▸ RECORD SET:
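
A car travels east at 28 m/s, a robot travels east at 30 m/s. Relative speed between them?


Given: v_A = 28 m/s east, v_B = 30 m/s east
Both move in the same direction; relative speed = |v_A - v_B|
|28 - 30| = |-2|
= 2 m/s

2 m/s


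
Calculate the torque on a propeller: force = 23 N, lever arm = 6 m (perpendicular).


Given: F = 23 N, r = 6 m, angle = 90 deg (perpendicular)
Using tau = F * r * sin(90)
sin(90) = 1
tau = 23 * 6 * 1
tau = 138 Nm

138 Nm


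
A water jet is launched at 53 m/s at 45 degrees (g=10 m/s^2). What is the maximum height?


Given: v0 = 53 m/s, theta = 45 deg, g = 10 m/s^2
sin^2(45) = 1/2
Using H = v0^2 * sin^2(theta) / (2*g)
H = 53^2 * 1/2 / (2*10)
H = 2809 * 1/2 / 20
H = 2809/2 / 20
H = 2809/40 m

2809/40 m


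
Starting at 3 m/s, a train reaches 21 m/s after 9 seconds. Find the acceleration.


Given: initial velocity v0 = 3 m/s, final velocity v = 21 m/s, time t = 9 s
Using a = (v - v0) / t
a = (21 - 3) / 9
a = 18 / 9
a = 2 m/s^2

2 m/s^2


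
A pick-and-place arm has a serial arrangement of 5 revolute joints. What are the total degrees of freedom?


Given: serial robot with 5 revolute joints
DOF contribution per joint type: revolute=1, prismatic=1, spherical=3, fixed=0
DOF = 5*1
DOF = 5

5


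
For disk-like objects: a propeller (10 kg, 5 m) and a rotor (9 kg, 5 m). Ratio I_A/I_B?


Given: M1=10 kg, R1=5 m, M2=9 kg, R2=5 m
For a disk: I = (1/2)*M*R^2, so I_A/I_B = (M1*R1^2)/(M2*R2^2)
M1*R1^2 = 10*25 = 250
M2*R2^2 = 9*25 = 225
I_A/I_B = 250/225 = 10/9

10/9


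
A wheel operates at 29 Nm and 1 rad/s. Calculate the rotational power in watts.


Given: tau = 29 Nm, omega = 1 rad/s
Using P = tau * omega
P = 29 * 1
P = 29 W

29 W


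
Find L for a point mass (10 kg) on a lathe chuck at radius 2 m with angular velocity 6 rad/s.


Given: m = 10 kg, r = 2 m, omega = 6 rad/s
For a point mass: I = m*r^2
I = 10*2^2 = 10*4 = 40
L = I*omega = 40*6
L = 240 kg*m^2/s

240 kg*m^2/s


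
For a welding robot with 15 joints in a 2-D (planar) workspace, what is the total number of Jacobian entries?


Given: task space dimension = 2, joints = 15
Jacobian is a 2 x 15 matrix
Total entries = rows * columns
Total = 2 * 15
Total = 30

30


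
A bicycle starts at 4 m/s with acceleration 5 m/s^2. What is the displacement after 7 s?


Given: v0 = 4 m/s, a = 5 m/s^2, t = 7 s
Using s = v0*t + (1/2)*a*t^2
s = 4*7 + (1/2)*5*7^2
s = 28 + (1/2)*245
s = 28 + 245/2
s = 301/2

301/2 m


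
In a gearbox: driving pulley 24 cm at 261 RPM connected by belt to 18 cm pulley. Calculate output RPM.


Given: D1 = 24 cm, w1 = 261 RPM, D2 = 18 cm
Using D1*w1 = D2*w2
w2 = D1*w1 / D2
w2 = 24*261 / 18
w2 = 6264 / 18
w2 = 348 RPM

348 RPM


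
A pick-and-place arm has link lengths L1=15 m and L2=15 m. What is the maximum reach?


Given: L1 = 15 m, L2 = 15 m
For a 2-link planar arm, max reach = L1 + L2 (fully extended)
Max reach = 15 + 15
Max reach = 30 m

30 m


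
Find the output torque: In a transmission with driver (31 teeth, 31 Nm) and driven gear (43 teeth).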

▸ BRIEF:
Set each line down exactly, starting with the one that contains "A wheel operates" and ending with the last line of the listing; add nothing else.

▸ TASK RESPONSE:
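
A wheel operates at 29 Nm and 1 rad/s. Calculate the rotational power in watts.


Given: tau = 29 Nm, omega = 1 rad/s
Using P = tau * omega
P = 29 * 1
P = 29 W

29 W


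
Find L for a point mass (10 kg) on a lathe chuck at radius 2 m with angular velocity 6 rad/s.


Given: m = 10 kg, r = 2 m, omega = 6 rad/s
For a point mass: I = m*r^2
I = 10*2^2 = 10*4 = 40
L = I*omega = 40*6
L = 240 kg*m^2/s

240 kg*m^2/s


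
For a welding robot with 15 joints in a 2-D (planar) workspace, what is the total number of Jacobian entries?


Given: task space dimension = 2, joints = 15
Jacobian is a 2 x 15 matrix
Total entries = rows * columns
Total = 2 * 15
Total = 30

30


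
A bicycle starts at 4 m/s with acceleration 5 m/s^2. What is the displacement after 7 s?


Given: v0 = 4 m/s, a = 5 m/s^2, t = 7 s
Using s = v0*t + (1/2)*a*t^2
s = 4*7 + (1/2)*5*7^2
s = 28 + (1/2)*245
s = 28 + 245/2
s = 301/2

301/2 m


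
In a gearbox: driving pulley 24 cm at 261 RPM connected by belt to 18 cm pulley. Calculate output RPM.


Given: D1 = 24 cm, w1 = 261 RPM, D2 = 18 cm
Using D1*w1 = D2*w2
w2 = D1*w1 / D2
w2 = 24*261 / 18
w2 = 6264 / 18
w2 = 348 RPM

348 RPM


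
A pick-and-place arm has link lengths L1=15 m and L2=15 m. What is the maximum reach?


Given: L1 = 15 m, L2 = 15 m
For a 2-link planar arm, max reach = L1 + L2 (fully extended)
Max reach = 15 + 15
Max reach = 30 m

30 m


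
Find the output torque: In a transmission with driver (31 teeth, 31 Nm) and driven gear (43 teeth).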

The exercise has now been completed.